═══ DATA IN THIS EXERCISE

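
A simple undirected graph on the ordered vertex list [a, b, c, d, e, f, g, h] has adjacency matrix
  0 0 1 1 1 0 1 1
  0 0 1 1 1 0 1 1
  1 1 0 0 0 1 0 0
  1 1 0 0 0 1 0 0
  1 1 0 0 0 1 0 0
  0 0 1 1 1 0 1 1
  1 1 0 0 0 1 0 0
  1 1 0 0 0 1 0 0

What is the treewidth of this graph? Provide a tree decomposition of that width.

Each bag holds 4 vertices, so the decomposition has width 3, which upper-bounds the treewidth. For the lower bound: the 4 vertex sets {b,d}, {a,g}, {f}, {c} are disjoint, each induces a connected subgraph, and every pair is joined by at least one edge of G. Contracting each set to a single vertex therefore yields K_{4} as a minor, and since treewidth is minor-monotone, tw(G) ≥ tw(K_{4}) = 3. The upper and lower bounds meet at 3, so that is the treewidth.

Treewidth 3.
One optimal decomposition is:
Bags: B1 = {a, b, d, f}  B2 = {a, b, f, g}  B3 = {a, b, c, f}  B4 = {a, b, e, f}  B5 = {a, b, f, h}
Tree: B1–B2, B2–B3, B3–B4, B4–B5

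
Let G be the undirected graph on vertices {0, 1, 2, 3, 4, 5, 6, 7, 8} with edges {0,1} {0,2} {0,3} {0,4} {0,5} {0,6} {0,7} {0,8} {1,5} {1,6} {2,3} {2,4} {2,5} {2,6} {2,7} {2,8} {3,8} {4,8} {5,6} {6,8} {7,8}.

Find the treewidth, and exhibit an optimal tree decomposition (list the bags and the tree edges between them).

The largest bag has 4 vertices, giving width 3; this decomposition certifies tw(G) ≤ 3. Conversely, {0, 1, 5, 6} is a clique of size 4, and the vertices of any clique must share a bag in every tree decomposition; so some bag has ≥ 4 vertices and tw(G) ≥ 3. Combining the bounds, tw(G) = 3.

Treewidth 3.
One optimal decomposition is:
Bags: B1 = {0, 2, 6, 8}  B2 = {0, 2, 4, 8}  B3 = {0, 2, 3, 8}  B4 = {0, 2, 7, 8}  B5 = {0, 2, 5, 6}  B6 = {0, 1, 5, 6}
Tree: B1–B2, B1–B3, B1–B4, B1–B5, B5–B6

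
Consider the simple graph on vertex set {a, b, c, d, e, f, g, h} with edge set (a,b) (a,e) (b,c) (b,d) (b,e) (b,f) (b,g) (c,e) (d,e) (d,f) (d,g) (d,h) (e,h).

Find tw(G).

2

A width-2 tree decomposition is:
Bags: B1 = {b, d, e}  B2 = {d, e, h}  B3 = {b, c, e}  B4 = {a, b, e}  B5 = {b, d, f}  B6 = {b, d, g}
Tree: B1–B2, B1–B3, B1–B4, B1–B5, B5–B6
Every bag has size at most 3, so the width is 3 − 1 = 2 and tw(G) ≤ 2. On the other hand G contains the 3-clique {d, e, h}. A clique must lie in a single bag of any decomposition, so no decomposition can have width below 2. Hence tw(G) = 2 exactly.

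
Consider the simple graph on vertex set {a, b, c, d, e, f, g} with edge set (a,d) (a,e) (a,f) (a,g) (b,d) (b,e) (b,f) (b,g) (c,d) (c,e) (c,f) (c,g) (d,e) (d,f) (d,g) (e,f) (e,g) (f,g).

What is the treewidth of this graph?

4

A width-4 tree decomposition is:
Bags: B1 = {c, d, e, f, g}  B2 = {a, d, e, f, g}  B3 = {b, d, e, f, g}
Tree: B1–B2, B2–B3
Each bag holds 5 vertices, so the decomposition has width 4, which upper-bounds the treewidth. Conversely, {c, d, e, f, g} is a clique of size 5, and the vertices of any clique must share a bag in every tree decomposition; so some bag has ≥ 5 vertices and tw(G) ≥ 4. Therefore the treewidth is 4.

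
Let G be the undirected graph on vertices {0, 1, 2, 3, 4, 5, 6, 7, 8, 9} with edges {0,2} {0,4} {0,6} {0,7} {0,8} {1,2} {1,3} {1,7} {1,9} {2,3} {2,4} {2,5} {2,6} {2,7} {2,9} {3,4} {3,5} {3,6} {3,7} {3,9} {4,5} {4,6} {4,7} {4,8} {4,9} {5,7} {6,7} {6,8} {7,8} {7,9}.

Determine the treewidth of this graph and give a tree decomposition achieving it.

The largest bag has 5 vertices, giving width 4; this decomposition certifies tw(G) ≤ 4. For the lower bound, the 5 vertices {0, 4, 6, 7, 8} are pairwise adjacent, and any tree decomposition puts a clique entirely inside one bag — forcing width ≥ 4. The upper and lower bounds meet at 4, so that is the treewidth.

Treewidth 4.
Bags: B1 = {2, 3, 4, 6, 7}  B2 = {0, 2, 4, 6, 7}  B3 = {0, 4, 6, 7, 8}  B4 = {2, 3, 4, 5, 7}  B5 = {2, 3, 4, 7, 9}  B6 = {1, 2, 3, 7, 9}
Tree: B1–B2, B2–B3, B1–B4, B4–B5, B5–B6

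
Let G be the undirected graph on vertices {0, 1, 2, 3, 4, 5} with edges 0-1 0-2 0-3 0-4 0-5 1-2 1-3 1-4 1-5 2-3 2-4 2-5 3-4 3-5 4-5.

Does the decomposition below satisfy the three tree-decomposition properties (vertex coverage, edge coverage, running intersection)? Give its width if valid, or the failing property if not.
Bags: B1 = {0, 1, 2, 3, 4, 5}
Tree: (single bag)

Checking the three conditions: (i) the bags cover all of {0, 1, 2, 3, 4, 5}; (ii) for each edge, some bag contains both endpoints; (iii) the bags containing any fixed vertex form a subtree. All hold, so the decomposition is valid with width 6 − 1 = 5.

Yes; width 5.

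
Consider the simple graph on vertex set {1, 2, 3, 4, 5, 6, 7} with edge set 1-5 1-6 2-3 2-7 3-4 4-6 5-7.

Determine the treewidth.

A width-2 tree decomposition is:
Bags: B1 = {2, 5, 7}  B2 = {2, 3, 5}  B3 = {3, 4, 5}  B4 = {4, 5, 6}  B5 = {1, 5, 6}
Tree: B1–B2, B2–B3, B3–B4, B4–B5
Every bag has size at most 3, so the width is 3 − 1 = 2 and tw(G) ≤ 2. Since 5–7–2–3–4–6–1–5 is a cycle in G, G is not acyclic. Forests are exactly the graphs of treewidth ≤ 1, so tw(G) ≥ 2. Therefore the treewidth is 2.

2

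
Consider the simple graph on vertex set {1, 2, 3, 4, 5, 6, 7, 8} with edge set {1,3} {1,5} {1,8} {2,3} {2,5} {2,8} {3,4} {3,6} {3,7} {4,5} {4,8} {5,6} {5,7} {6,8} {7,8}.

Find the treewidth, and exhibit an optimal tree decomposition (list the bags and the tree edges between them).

Treewidth 3.
One such decomposition:
Bags: B1 = {3, 5, 6, 8}  B2 = {3, 4, 5, 8}  B3 = {3, 5, 7, 8}  B4 = {2, 3, 5, 8}  B5 = {1, 3, 5, 8}
Tree: B1–B2, B2–B3, B3–B4, B4–B5

Every bag has size at most 4, so the width is 4 − 1 = 3 and tw(G) ≤ 3. For the lower bound: the 4 vertex sets {3,6}, {4,8}, {5}, {7} are disjoint, each induces a connected subgraph, and every pair is joined by at least one edge of G. Contracting each set to a single vertex therefore yields K_{4} as a minor, and since treewidth is minor-monotone, tw(G) ≥ tw(K_{4}) = 3. Combining the bounds, tw(G) = 3.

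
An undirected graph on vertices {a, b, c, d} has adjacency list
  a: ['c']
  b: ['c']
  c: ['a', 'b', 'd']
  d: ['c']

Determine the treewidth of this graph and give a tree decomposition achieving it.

Every bag has size at most 2, so the width is 2 − 1 = 1 and tw(G) ≤ 1. G has an edge, so its treewidth is at least 1. Combining the bounds, tw(G) = 1.

Treewidth 1.
One optimal decomposition is:
Bags: B1 = {b, c}  B2 = {c, d}  B3 = {a, c}
Tree: B1–B2, B1–B3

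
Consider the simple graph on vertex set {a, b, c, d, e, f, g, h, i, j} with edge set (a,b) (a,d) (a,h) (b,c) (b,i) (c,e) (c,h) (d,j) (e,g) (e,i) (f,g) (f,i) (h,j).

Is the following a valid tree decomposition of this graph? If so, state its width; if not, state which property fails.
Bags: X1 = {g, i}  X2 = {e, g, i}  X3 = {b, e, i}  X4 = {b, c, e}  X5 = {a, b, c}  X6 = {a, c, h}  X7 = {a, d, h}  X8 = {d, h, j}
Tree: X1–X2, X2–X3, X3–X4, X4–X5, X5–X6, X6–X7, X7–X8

No — vertex f appears in no bag.

A tree decomposition must satisfy three properties: every vertex lies in some bag; for every edge, both endpoints lie together in some bag; and for every vertex, the bags containing it form a connected subtree. Here vertex f appears in no bag, so the decomposition is invalid.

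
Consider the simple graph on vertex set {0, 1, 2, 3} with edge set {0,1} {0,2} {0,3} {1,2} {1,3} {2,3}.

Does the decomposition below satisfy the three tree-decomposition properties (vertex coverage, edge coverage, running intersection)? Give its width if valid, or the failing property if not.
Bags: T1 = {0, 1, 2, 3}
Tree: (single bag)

Every vertex of G appears in some bag (union = {0, 1, 2, 3}); every edge is covered by a bag; and for each vertex v the set of bags containing v is connected in the bag tree. The decomposition is therefore valid. The largest bag has 4 vertices, so the width is 3.

Yes; width 3.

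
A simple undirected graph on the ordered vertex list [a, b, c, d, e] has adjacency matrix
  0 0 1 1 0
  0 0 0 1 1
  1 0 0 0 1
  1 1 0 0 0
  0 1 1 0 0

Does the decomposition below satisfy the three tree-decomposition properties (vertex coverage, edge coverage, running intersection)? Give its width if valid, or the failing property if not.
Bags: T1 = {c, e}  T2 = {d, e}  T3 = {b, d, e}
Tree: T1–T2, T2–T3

No — vertex a appears in no bag.

A tree decomposition must satisfy three properties: every vertex lies in some bag; for every edge, both endpoints lie together in some bag; and for every vertex, the bags containing it form a connected subtree. Here vertex a appears in no bag, so the decomposition is invalid.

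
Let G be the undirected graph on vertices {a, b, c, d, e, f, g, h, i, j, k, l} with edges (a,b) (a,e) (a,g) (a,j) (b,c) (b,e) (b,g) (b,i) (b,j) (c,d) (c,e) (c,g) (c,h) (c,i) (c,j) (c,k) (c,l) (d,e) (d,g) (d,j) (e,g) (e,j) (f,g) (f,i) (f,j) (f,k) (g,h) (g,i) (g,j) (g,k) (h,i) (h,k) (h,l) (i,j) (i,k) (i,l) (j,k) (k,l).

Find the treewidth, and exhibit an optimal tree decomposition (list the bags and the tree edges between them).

Treewidth 4.
One such decomposition:
Bags: B1 = {c, g, i, j, k}  B2 = {b, c, g, i, j}  B3 = {b, c, e, g, j}  B4 = {f, g, i, j, k}  B5 = {a, b, e, g, j}  B6 = {c, g, h, i, k}  B7 = {c, d, e, g, j}  B8 = {c, h, i, k, l}
Tree: B1–B2, B2–B3, B1–B4, B3–B5, B1–B6, B3–B7, B6–B8

The largest bag has 5 vertices, giving width 4; this decomposition certifies tw(G) ≤ 4. Conversely, {a, b, e, g, j} is a clique of size 5, and the vertices of any clique must share a bag in every tree decomposition; so some bag has ≥ 5 vertices and tw(G) ≥ 4. Hence tw(G) = 4 exactly.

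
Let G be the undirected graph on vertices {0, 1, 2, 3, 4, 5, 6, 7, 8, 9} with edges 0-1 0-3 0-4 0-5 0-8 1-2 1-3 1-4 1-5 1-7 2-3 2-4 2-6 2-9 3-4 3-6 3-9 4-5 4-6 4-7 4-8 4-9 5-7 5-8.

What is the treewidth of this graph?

A width-3 tree decomposition is:
Bags: B1 = {1, 2, 3, 4}  B2 = {2, 3, 4, 9}  B3 = {0, 1, 3, 4}  B4 = {0, 1, 4, 5}  B5 = {1, 4, 5, 7}  B6 = {2, 3, 4, 6}  B7 = {0, 4, 5, 8}
Tree: B1–B2, B1–B3, B3–B4, B4–B5, B2–B6, B4–B7
Every bag has size at most 4, so the width is 4 − 1 = 3 and tw(G) ≤ 3. On the other hand G contains the 4-clique {0, 4, 5, 8}. A clique must lie in a single bag of any decomposition, so no decomposition can have width below 3. The upper and lower bounds meet at 3, so that is the treewidth.

3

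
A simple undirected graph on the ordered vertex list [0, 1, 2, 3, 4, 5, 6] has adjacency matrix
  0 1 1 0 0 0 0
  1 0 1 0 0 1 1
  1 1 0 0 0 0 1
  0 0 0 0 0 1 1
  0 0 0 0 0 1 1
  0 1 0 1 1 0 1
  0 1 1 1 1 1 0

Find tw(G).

2

A width-2 tree decomposition is:
Bags: B1 = {1, 2, 6}  B2 = {1, 5, 6}  B3 = {4, 5, 6}  B4 = {3, 5, 6}  B5 = {0, 1, 2}
Tree: B1–B2, B2–B3, B2–B4, B1–B5
Each bag holds 3 vertices, so the decomposition has width 2, which upper-bounds the treewidth. For the lower bound, the 3 vertices {0, 1, 2} are pairwise adjacent, and any tree decomposition puts a clique entirely inside one bag — forcing width ≥ 2. Hence tw(G) = 2 exactly.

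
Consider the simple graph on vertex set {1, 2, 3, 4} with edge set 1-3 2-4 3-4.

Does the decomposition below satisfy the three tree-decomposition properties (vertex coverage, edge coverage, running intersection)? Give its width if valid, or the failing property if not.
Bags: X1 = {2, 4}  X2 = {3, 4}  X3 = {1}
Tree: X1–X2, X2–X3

No — edge (3,1) lies in no bag.

A tree decomposition must satisfy three properties: every vertex lies in some bag; for every edge, both endpoints lie together in some bag; and for every vertex, the bags containing it form a connected subtree. Here edge (3,1) lies in no bag, so the decomposition is invalid.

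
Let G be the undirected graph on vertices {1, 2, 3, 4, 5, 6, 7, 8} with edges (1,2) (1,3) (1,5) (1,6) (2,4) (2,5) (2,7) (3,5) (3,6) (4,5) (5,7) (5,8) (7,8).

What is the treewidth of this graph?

A width-2 tree decomposition is:
Bags: B1 = {1, 2, 5}  B2 = {1, 3, 5}  B3 = {2, 5, 7}  B4 = {5, 7, 8}  B5 = {1, 3, 6}  B6 = {2, 4, 5}
Tree: B1–B2, B1–B3, B3–B4, B2–B5, B1–B6
Every bag has size at most 3, so the width is 3 − 1 = 2 and tw(G) ≤ 2. On the other hand G contains the 3-clique {5, 7, 8}. A clique must lie in a single bag of any decomposition, so no decomposition can have width below 2. Combining the bounds, tw(G) = 2.

2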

══════

- [PROBLEM] Each line above that has the word "simple" must be copied.

- [THE ANSWER]
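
A simple undirected graph on the ordered vertex list [a, b, c, d, e, f, g, h] has adjacency matrix
Consider the simple graph on vertex set {a, b, c, d, e, f, g, h} with edge set (a,b) (a,e) (b,c) (b,d) (b,e) (b,f) (b,g) (c,e) (d,e) (d,f) (d,g) (d,h) (e,h).
Consider the simple graph on vertex set {a, b, c, d, e, f, g} with edge set (a,d) (a,e) (a,f) (a,g) (b,d) (b,e) (b,f) (b,g) (c,d) (c,e) (c,f) (c,g) (d,e) (d,f) (d,g) (e,f) (e,g) (f,g).
Consider the simple graph on vertex set {1, 2, 3, 4, 5, 6, 7} with edge set 1-5 1-6 2-3 2-7 3-4 4-6 5-7.
Consider the simple graph on vertex set {1, 2, 3, 4, 5, 6, 7, 8} with edge set {1,3} {1,5} {1,8} {2,3} {2,5} {2,8} {3,4} {3,6} {3,7} {4,5} {4,8} {5,6} {5,7} {6,8} {7,8}.
Consider the simple graph on vertex set {a, b, c, d, e, f, g, h, i, j} with edge set (a,b) (a,d) (a,h) (b,c) (b,i) (c,e) (c,h) (d,j) (e,g) (e,i) (f,g) (f,i) (h,j).
Consider the simple graph on vertex set {0, 1, 2, 3} with edge set {0,1} {0,2} {0,3} {1,2} {1,3} {2,3}.
A simple undirected graph on the ordered vertex list [a, b, c, d, e] has adjacency matrix
A simple undirected graph on the ordered vertex list [0, 1, 2, 3, 4, 5, 6] has adjacency matrix
Consider the simple graph on vertex set {1, 2, 3, 4} with edge set 1-3 2-4 3-4.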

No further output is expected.